[Start of section]
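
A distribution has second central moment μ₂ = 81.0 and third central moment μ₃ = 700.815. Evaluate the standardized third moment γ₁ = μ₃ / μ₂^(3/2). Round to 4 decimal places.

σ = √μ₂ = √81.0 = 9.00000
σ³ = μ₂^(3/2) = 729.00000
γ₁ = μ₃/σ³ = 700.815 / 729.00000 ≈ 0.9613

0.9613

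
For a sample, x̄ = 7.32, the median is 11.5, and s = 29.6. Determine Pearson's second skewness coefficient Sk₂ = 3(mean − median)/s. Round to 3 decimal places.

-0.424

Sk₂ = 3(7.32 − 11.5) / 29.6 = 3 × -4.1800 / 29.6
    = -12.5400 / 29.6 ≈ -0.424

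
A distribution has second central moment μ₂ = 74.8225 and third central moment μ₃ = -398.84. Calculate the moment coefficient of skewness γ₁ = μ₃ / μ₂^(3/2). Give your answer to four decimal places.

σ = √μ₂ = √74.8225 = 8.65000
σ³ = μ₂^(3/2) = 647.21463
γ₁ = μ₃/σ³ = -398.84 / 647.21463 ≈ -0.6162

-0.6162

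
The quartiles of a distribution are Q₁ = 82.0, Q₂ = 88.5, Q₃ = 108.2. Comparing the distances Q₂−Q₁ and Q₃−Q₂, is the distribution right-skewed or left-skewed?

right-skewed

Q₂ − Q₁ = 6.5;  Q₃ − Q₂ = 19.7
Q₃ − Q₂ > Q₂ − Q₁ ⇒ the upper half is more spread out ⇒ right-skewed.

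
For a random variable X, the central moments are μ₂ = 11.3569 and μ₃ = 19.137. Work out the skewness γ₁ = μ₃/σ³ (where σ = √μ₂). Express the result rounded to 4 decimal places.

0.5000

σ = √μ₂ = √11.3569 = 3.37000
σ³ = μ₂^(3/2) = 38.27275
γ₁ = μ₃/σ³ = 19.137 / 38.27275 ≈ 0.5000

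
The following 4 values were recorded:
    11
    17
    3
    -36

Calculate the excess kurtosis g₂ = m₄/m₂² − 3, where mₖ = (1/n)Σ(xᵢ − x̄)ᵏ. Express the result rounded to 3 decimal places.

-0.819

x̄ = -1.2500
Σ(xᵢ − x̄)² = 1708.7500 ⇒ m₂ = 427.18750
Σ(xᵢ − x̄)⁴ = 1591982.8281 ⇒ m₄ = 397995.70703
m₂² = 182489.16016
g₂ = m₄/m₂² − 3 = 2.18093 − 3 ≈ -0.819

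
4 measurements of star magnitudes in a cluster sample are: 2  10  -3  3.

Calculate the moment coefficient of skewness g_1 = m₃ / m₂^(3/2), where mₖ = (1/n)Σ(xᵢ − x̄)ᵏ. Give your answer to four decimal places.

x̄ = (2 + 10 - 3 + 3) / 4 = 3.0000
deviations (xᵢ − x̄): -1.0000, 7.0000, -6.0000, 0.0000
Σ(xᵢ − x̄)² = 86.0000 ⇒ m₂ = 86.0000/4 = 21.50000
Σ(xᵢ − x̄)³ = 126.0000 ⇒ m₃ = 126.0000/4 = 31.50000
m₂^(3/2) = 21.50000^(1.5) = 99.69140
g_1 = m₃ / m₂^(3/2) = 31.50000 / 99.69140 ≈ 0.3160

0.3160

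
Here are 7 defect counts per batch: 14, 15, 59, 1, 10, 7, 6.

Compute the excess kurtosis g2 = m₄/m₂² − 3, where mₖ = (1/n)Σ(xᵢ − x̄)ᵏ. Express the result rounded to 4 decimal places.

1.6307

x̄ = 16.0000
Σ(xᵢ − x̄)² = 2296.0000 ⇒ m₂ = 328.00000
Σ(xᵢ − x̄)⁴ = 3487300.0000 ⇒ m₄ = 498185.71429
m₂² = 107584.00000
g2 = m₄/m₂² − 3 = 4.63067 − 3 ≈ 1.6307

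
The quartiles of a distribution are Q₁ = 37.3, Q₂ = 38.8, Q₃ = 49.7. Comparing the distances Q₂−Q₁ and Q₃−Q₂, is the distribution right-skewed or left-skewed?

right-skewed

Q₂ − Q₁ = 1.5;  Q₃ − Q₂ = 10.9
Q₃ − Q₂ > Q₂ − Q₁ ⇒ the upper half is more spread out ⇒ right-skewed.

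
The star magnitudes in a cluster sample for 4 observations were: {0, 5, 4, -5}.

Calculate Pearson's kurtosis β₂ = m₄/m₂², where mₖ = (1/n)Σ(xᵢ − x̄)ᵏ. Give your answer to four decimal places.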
[End of section]
### [What the exercise asks]
Please restate the preceding entries word for word.

### [Answer to this task]
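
A distribution has second central moment μ₂ = 81.0 and third central moment μ₃ = 700.815. Evaluate the standardized third moment γ₁ = μ₃ / μ₂^(3/2). Round to 4 decimal places.

σ = √μ₂ = √81.0 = 9.00000
σ³ = μ₂^(3/2) = 729.00000
γ₁ = μ₃/σ³ = 700.815 / 729.00000 ≈ 0.9613

0.9613

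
For a sample, x̄ = 7.32, the median is 11.5, and s = 29.6. Determine Pearson's second skewness coefficient Sk₂ = 3(mean − median)/s. Round to 3 decimal places.

-0.424

Sk₂ = 3(7.32 − 11.5) / 29.6 = 3 × -4.1800 / 29.6
    = -12.5400 / 29.6 ≈ -0.424

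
A distribution has second central moment μ₂ = 74.8225 and third central moment μ₃ = -398.84. Calculate the moment coefficient of skewness γ₁ = μ₃ / μ₂^(3/2). Give your answer to four decimal places.

σ = √μ₂ = √74.8225 = 8.65000
σ³ = μ₂^(3/2) = 647.21463
γ₁ = μ₃/σ³ = -398.84 / 647.21463 ≈ -0.6162

-0.6162

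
The quartiles of a distribution are Q₁ = 82.0, Q₂ = 88.5, Q₃ = 108.2. Comparing the distances Q₂−Q₁ and Q₃−Q₂, is the distribution right-skewed or left-skewed?

right-skewed

Q₂ − Q₁ = 6.5;  Q₃ − Q₂ = 19.7
Q₃ − Q₂ > Q₂ − Q₁ ⇒ the upper half is more spread out ⇒ right-skewed.

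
For a random variable X, the central moments are μ₂ = 11.3569 and μ₃ = 19.137. Work out the skewness γ₁ = μ₃/σ³ (where σ = √μ₂). Express the result rounded to 4 decimal places.

0.5000

σ = √μ₂ = √11.3569 = 3.37000
σ³ = μ₂^(3/2) = 38.27275
γ₁ = μ₃/σ³ = 19.137 / 38.27275 ≈ 0.5000

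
The following 4 values were recorded:
    11
    17
    3
    -36

Calculate the excess kurtosis g₂ = m₄/m₂² − 3, where mₖ = (1/n)Σ(xᵢ − x̄)ᵏ. Express the result rounded to 3 decimal places.

-0.819

x̄ = -1.2500
Σ(xᵢ − x̄)² = 1708.7500 ⇒ m₂ = 427.18750
Σ(xᵢ − x̄)⁴ = 1591982.8281 ⇒ m₄ = 397995.70703
m₂² = 182489.16016
g₂ = m₄/m₂² − 3 = 2.18093 − 3 ≈ -0.819

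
4 measurements of star magnitudes in a cluster sample are: 2  10  -3  3.

Calculate the moment coefficient of skewness g_1 = m₃ / m₂^(3/2), where mₖ = (1/n)Σ(xᵢ − x̄)ᵏ. Give your answer to four decimal places.

x̄ = (2 + 10 - 3 + 3) / 4 = 3.0000
deviations (xᵢ − x̄): -1.0000, 7.0000, -6.0000, 0.0000
Σ(xᵢ − x̄)² = 86.0000 ⇒ m₂ = 86.0000/4 = 21.50000
Σ(xᵢ − x̄)³ = 126.0000 ⇒ m₃ = 126.0000/4 = 31.50000
m₂^(3/2) = 21.50000^(1.5) = 99.69140
g_1 = m₃ / m₂^(3/2) = 31.50000 / 99.69140 ≈ 0.3160

0.3160

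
Here are 7 defect counts per batch: 14, 15, 59, 1, 10, 7, 6.

Compute the excess kurtosis g2 = m₄/m₂² − 3, where mₖ = (1/n)Σ(xᵢ − x̄)ᵏ. Express the result rounded to 4 decimal places.

1.6307

x̄ = 16.0000
Σ(xᵢ − x̄)² = 2296.0000 ⇒ m₂ = 328.00000
Σ(xᵢ − x̄)⁴ = 3487300.0000 ⇒ m₄ = 498185.71429
m₂² = 107584.00000
g2 = m₄/m₂² − 3 = 4.63067 − 3 ≈ 1.6307

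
The quartiles of a distribution are Q₁ = 37.3, Q₂ = 38.8, Q₃ = 49.7. Comparing the distances Q₂−Q₁ and Q₃−Q₂, is the distribution right-skewed or left-skewed?

right-skewed

Q₂ − Q₁ = 1.5;  Q₃ − Q₂ = 10.9
Q₃ − Q₂ > Q₂ − Q₁ ⇒ the upper half is more spread out ⇒ right-skewed.

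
The star magnitudes in a cluster sample for 4 observations were: {0, 5, 4, -5}.

Calculate Pearson's kurtosis β₂ = m₄/m₂², where mₖ = (1/n)Σ(xᵢ − x̄)ᵏ. Give your answer to four decimal places.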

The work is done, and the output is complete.